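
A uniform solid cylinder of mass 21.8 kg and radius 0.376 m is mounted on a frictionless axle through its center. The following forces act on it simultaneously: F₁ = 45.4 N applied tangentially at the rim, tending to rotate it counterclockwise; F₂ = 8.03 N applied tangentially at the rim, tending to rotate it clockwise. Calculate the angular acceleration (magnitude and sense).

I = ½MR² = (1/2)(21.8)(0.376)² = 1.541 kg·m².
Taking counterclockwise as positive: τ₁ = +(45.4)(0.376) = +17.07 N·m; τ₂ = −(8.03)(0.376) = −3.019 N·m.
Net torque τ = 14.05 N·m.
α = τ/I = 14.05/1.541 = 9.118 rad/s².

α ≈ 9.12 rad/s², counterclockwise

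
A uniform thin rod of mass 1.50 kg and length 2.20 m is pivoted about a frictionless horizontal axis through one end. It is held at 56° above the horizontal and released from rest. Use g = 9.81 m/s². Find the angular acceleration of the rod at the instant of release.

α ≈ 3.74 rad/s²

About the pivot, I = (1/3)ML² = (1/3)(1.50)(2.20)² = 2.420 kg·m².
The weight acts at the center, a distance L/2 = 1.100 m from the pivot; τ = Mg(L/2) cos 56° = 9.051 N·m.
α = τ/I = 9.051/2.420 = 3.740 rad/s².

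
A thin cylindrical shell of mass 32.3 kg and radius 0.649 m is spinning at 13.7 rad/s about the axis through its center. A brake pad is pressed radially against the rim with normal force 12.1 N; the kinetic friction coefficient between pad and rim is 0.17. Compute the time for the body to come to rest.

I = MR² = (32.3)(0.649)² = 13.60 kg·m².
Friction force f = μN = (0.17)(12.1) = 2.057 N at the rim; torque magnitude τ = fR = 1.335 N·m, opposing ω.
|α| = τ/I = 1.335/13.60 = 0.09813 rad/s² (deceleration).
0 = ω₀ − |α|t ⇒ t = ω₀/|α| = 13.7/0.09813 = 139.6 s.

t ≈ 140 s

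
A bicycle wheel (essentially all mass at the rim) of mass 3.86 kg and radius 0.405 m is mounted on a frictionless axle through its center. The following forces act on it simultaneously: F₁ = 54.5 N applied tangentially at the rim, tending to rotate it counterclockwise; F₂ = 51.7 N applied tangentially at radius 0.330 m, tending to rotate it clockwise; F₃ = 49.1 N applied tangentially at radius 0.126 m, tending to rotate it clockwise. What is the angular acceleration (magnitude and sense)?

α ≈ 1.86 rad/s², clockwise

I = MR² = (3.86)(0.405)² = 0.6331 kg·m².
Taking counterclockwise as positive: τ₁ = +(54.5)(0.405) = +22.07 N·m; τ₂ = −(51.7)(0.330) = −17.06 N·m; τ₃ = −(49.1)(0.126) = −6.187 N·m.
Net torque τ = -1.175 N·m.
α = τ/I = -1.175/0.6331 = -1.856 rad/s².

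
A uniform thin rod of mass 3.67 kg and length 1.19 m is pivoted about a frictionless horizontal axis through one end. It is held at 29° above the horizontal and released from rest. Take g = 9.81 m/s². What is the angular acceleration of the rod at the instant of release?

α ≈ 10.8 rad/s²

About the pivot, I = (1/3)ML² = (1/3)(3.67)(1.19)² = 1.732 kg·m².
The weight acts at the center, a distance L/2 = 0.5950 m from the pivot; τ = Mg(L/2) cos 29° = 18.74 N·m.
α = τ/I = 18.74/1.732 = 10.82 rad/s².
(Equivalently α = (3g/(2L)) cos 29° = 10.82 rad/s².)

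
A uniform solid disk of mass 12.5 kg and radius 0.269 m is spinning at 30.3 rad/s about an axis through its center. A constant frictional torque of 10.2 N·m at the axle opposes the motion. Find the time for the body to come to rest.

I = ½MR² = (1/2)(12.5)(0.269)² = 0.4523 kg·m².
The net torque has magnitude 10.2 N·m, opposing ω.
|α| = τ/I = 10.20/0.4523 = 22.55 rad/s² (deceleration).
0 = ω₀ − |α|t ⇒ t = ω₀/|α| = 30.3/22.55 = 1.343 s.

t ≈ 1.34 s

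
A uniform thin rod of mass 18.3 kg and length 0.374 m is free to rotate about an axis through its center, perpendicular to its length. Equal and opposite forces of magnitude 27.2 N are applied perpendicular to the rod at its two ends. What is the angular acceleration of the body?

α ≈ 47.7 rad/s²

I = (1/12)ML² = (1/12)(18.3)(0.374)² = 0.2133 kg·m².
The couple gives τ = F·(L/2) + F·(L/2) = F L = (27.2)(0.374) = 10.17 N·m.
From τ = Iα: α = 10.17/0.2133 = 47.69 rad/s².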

-------------------------

• [EXERCISE]: Your answer must consist of every line above, reproduced exactly.

• [WRITTEN RESPONSE]:
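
A uniform solid cylinder of mass 21.8 kg and radius 0.376 m is mounted on a frictionless axle through its center. The following forces act on it simultaneously: F₁ = 45.4 N applied tangentially at the rim, tending to rotate it counterclockwise; F₂ = 8.03 N applied tangentially at the rim, tending to rotate it clockwise. Calculate the angular acceleration (magnitude and sense).

I = ½MR² = (1/2)(21.8)(0.376)² = 1.541 kg·m².
Taking counterclockwise as positive: τ₁ = +(45.4)(0.376) = +17.07 N·m; τ₂ = −(8.03)(0.376) = −3.019 N·m.
Net torque τ = 14.05 N·m.
α = τ/I = 14.05/1.541 = 9.118 rad/s².

α ≈ 9.12 rad/s², counterclockwise

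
A uniform thin rod of mass 1.50 kg and length 2.20 m is pivoted about a frictionless horizontal axis through one end. It is held at 56° above the horizontal and released from rest. Use g = 9.81 m/s². Find the angular acceleration of the rod at the instant of release.

α ≈ 3.74 rad/s²

About the pivot, I = (1/3)ML² = (1/3)(1.50)(2.20)² = 2.420 kg·m².
The weight acts at the center, a distance L/2 = 1.100 m from the pivot; τ = Mg(L/2) cos 56° = 9.051 N·m.
α = τ/I = 9.051/2.420 = 3.740 rad/s².

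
A thin cylindrical shell of mass 32.3 kg and radius 0.649 m is spinning at 13.7 rad/s about the axis through its center. A brake pad is pressed radially against the rim with normal force 12.1 N; the kinetic friction coefficient between pad and rim is 0.17. Compute the time for the body to come to rest.

I = MR² = (32.3)(0.649)² = 13.60 kg·m².
Friction force f = μN = (0.17)(12.1) = 2.057 N at the rim; torque magnitude τ = fR = 1.335 N·m, opposing ω.
|α| = τ/I = 1.335/13.60 = 0.09813 rad/s² (deceleration).
0 = ω₀ − |α|t ⇒ t = ω₀/|α| = 13.7/0.09813 = 139.6 s.

t ≈ 140 s

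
A bicycle wheel (essentially all mass at the rim) of mass 3.86 kg and radius 0.405 m is mounted on a frictionless axle through its center. The following forces act on it simultaneously: F₁ = 54.5 N applied tangentially at the rim, tending to rotate it counterclockwise; F₂ = 51.7 N applied tangentially at radius 0.330 m, tending to rotate it clockwise; F₃ = 49.1 N applied tangentially at radius 0.126 m, tending to rotate it clockwise. What is the angular acceleration (magnitude and sense)?

α ≈ 1.86 rad/s², clockwise

I = MR² = (3.86)(0.405)² = 0.6331 kg·m².
Taking counterclockwise as positive: τ₁ = +(54.5)(0.405) = +22.07 N·m; τ₂ = −(51.7)(0.330) = −17.06 N·m; τ₃ = −(49.1)(0.126) = −6.187 N·m.
Net torque τ = -1.175 N·m.
α = τ/I = -1.175/0.6331 = -1.856 rad/s².

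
A uniform thin rod of mass 3.67 kg and length 1.19 m is pivoted about a frictionless horizontal axis through one end. It is held at 29° above the horizontal and released from rest. Take g = 9.81 m/s². What is the angular acceleration of the rod at the instant of release?

α ≈ 10.8 rad/s²

About the pivot, I = (1/3)ML² = (1/3)(3.67)(1.19)² = 1.732 kg·m².
The weight acts at the center, a distance L/2 = 0.5950 m from the pivot; τ = Mg(L/2) cos 29° = 18.74 N·m.
α = τ/I = 18.74/1.732 = 10.82 rad/s².
(Equivalently α = (3g/(2L)) cos 29° = 10.82 rad/s².)

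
A uniform solid disk of mass 12.5 kg and radius 0.269 m is spinning at 30.3 rad/s about an axis through its center. A constant frictional torque of 10.2 N·m at the axle opposes the motion. Find the time for the body to come to rest.

I = ½MR² = (1/2)(12.5)(0.269)² = 0.4523 kg·m².
The net torque has magnitude 10.2 N·m, opposing ω.
|α| = τ/I = 10.20/0.4523 = 22.55 rad/s² (deceleration).
0 = ω₀ − |α|t ⇒ t = ω₀/|α| = 30.3/22.55 = 1.343 s.

t ≈ 1.34 s

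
A uniform thin rod of mass 18.3 kg and length 0.374 m is free to rotate about an axis through its center, perpendicular to its length. Equal and opposite forces of magnitude 27.2 N are applied perpendicular to the rod at its two ends. What is the angular acceleration of the body?

α ≈ 47.7 rad/s²

I = (1/12)ML² = (1/12)(18.3)(0.374)² = 0.2133 kg·m².
The couple gives τ = F·(L/2) + F·(L/2) = F L = (27.2)(0.374) = 10.17 N·m.
From τ = Iα: α = 10.17/0.2133 = 47.69 rad/s².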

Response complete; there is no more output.